> TASK REQUIREMENTS
Transcribe word for word the lines spanning the line with "Consider drug Y" through the end of the records.

> DATASET EXTRACT
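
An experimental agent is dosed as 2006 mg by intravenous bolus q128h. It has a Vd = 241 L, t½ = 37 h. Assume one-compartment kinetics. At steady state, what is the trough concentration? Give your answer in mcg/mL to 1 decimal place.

Over one 128-h interval, 128/37 ≈ 3.4595 half-lives elapse, leaving f ≈ 0.0909 of each dose.
Single-dose peak C₀ = D/Vd = 2006/241 ≈ 8.324 mcg/mL.
Steady-state trough Cmin,ss = C₀·f/(1−f) ≈ 8.324 × 0.0909/0.9091 ≈ 0.832 mcg/mL.

0.8 mcg/mL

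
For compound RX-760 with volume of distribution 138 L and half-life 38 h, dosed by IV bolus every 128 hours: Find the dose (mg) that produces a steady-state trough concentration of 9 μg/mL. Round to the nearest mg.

11585 mg

τ/t½ = 128/38 ≈ 3.3684, so f = (1/2)^(128/38) ≈ 0.096829.
Cmin,ss = (D/Vd)·f/(1−f), so D = Cmin,ss·Vd·(1−f)/f.
D = 9 × 138 × (1−f)/f ≈ 9 × 138 × 9.32748 ≈ 11584.73 mg.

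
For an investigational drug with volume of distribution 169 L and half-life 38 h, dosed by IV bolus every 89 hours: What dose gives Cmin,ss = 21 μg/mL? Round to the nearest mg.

τ/t½ = 89/38 ≈ 2.3421, so f = (1/2)^(89/38) ≈ 0.197222.
Cmin,ss = (D/Vd)·f/(1−f), so D = Cmin,ss·Vd·(1−f)/f.
D = 21 × 169 × (1−f)/f ≈ 21 × 169 × 4.07043 ≈ 14445.96 mg.

14446 mg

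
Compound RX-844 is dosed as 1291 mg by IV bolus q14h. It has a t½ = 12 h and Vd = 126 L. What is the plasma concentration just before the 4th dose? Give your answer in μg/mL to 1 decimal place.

f = (1/2)^(τ/t½) = (1/2)^(14/12) ≈ 0.4454.
C₀ = D/Vd = 1291/126 ≈ 10.246 μg/mL.
Before the 4th dose, 3 doses have been given. Superposition: Cmin = C₀·(f + f² + … + f^3).
≈ 10.246 × (0.4454 + 0.1984 + 0.0884) ≈ 10.246 × 0.7322 ≈ 7.502 μg/mL.

7.5 μg/mL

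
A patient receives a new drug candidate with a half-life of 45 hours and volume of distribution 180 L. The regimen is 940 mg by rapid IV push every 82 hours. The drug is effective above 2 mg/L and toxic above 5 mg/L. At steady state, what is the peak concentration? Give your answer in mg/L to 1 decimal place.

k = ln2/t½ = ln2/45 ≈ 0.015403 h⁻¹; fraction remaining f = e^(−kτ) = e^(−0.015403×82) ≈ 0.2828.
Accumulation ratio R = 1/(1 − f) ≈ 1/0.7172 ≈ 1.3943.
Single-dose peak C₀ = D/Vd = 940/180 ≈ 5.222 mg/L.
Steady-state peak Cmax,ss = C₀·R ≈ 5.222 × 1.3943 ≈ 7.281 mg/L.
Peak 7.3 mg/L vs MTC 5 mg/L: exceeds toxic threshold.

7.3 mg/L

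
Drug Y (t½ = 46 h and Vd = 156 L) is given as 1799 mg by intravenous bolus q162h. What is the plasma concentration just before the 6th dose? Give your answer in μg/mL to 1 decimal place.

1.1 μg/mL

f = (1/2)^(τ/t½) = (1/2)^(162/46) ≈ 0.0871.
C₀ = D/Vd = 1799/156 ≈ 11.532 μg/mL.
Before the 6th dose, 5 doses have been given. Superposition: Cmin = C₀·(f + f² + … + f^5).
≈ 11.532 × (0.0871 + 0.0076 + 0.0007 + 0.0001 + 0.0000) ≈ 11.532 × 0.0955 ≈ 1.101 μg/mL.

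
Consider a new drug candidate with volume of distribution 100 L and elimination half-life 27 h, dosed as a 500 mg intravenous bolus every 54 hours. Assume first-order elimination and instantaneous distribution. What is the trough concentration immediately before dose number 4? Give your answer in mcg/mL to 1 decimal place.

1.6 mcg/mL

f = (1/2)^(τ/t½) = (1/2)^(54/27) ≈ 0.2500.
C₀ = D/Vd = 500/100 ≈ 5.000 mcg/mL.
Before the 4th dose, 3 doses have been given. Superposition: Cmin = C₀·(f + f² + … + f^3).
≈ 5.000 × (0.2500 + 0.0625 + 0.0156) ≈ 5.000 × 0.3281 ≈ 1.641 mcg/mL.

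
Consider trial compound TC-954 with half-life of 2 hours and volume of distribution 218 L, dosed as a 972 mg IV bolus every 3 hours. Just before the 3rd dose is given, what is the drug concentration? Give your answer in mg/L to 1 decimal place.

2.1 mg/L

f = (1/2)^(τ/t½) = (1/2)^(3/2) ≈ 0.3536.
C₀ = D/Vd = 972/218 ≈ 4.459 mg/L.
Before the 3rd dose, 2 doses have been given. Superposition: Cmin = C₀·(f + f²).
≈ 4.459 × (0.3536 + 0.1250) ≈ 4.459 × 0.4786 ≈ 2.134 mg/L.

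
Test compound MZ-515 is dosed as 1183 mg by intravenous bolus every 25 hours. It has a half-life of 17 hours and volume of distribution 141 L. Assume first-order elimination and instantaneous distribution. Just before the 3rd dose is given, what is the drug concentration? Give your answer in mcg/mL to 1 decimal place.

f = (1/2)^(τ/t½) = (1/2)^(25/17) ≈ 0.3608.
C₀ = D/Vd = 1183/141 ≈ 8.390 mcg/mL.
Before the 3rd dose, 2 doses have been given. Superposition: Cmin = C₀·(f + f²).
≈ 8.390 × (0.3608 + 0.1302) ≈ 8.390 × 0.4910 ≈ 4.119 mcg/mL.

4.1 mcg/mL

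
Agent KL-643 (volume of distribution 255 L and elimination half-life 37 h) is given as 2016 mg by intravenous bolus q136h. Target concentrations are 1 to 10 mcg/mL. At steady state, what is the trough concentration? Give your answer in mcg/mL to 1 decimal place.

0.7 mcg/mL

Over one 136-h interval, 136/37 ≈ 3.6757 half-lives elapse, leaving f ≈ 0.0783 of each dose.
Single-dose peak C₀ = D/Vd = 2016/255 ≈ 7.906 mcg/mL.
Steady-state trough Cmin,ss = C₀·f/(1−f) ≈ 7.906 × 0.0783/0.9217 ≈ 0.672 mcg/mL.
Trough 0.7 mcg/mL vs MEC 1 mcg/mL: subtherapeutic.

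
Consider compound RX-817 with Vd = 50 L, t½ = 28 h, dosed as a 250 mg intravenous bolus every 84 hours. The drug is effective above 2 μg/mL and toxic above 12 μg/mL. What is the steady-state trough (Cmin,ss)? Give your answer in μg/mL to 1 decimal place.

0.7 μg/mL

τ = 84 h = 3 half-lives, so f = (1/2)^3 = 0.125.
At steady state, R = 1/(1 − 0.125) = 8/7.
Single-dose peak C₀ = D/Vd = 250/50 = 5 μg/mL.
Steady-state peak Cmax,ss = C₀·R = 5 × 8/7 ≈ 5.714 μg/mL.
Steady-state trough Cmin,ss = Cmax,ss·f ≈ 5.714 × 0.125 ≈ 0.714 μg/mL.
Trough 0.7 μg/mL vs MEC 2 μg/mL: subtherapeutic.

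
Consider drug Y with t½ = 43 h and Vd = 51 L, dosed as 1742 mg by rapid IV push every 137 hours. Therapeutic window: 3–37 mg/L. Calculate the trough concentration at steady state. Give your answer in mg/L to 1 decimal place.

4.2 mg/L

τ/t½ = 137/43 ≈ 3.186, so fraction remaining f = (1/2)^(137/43) ≈ 0.1099.
Each bolus raises the concentration by D/Vd = 1742/51 ≈ 34.157 mg/L.
Steady-state trough Cmin,ss = C₀·f/(1−f) ≈ 34.157 × 0.1099/0.8901 ≈ 4.217 mg/L.
Trough 4.2 mg/L vs MEC 3 mg/L: adequate.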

> RESPONSE TO THE EXERCISE
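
Consider drug Y with t½ = 43 h and Vd = 51 L, dosed as 1742 mg by rapid IV push every 137 hours. Therapeutic window: 3–37 mg/L. Calculate the trough concentration at steady state. Give your answer in mg/L to 1 decimal place.

4.2 mg/L

τ/t½ = 137/43 ≈ 3.186, so fraction remaining f = (1/2)^(137/43) ≈ 0.1099.
Each bolus raises the concentration by D/Vd = 1742/51 ≈ 34.157 mg/L.
Steady-state trough Cmin,ss = C₀·f/(1−f) ≈ 34.157 × 0.1099/0.8901 ≈ 4.217 mg/L.
Trough 4.2 mg/L vs MEC 3 mg/L: adequate.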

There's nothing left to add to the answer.